Exercise objective:
Return every record in full. Match each one exactly.
*** Opening Supplied information ***
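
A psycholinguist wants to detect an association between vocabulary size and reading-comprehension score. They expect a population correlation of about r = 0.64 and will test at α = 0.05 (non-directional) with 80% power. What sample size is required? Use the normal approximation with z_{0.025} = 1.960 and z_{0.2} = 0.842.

n = 17

Fisher's z: C = ½·ln((1+r)/(1−r)) = ½·ln(4.5556) = 0.7582.
n = ((z_{α/2} + z_β)/C)² + 3.
(1.960 + 0.842) / 0.7582 = 2.802 / 0.7582 = 3.696.
n = 3.696² + 3 = 13.66 + 3 = 16.7.
Round up.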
*** Closing Supplied information ***
Task answer:
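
A psycholinguist wants to detect an association between vocabulary size and reading-comprehension score. They expect a population correlation of about r = 0.64 and will test at α = 0.05 (non-directional) with 80% power. What sample size is required? Use the normal approximation with z_{0.025} = 1.960 and z_{0.2} = 0.842.

n = 17

Fisher's z: C = ½·ln((1+r)/(1−r)) = ½·ln(4.5556) = 0.7582.
n = ((z_{α/2} + z_β)/C)² + 3.
(1.960 + 0.842) / 0.7582 = 2.802 / 0.7582 = 3.696.
n = 3.696² + 3 = 13.66 + 3 = 16.7.
Round up.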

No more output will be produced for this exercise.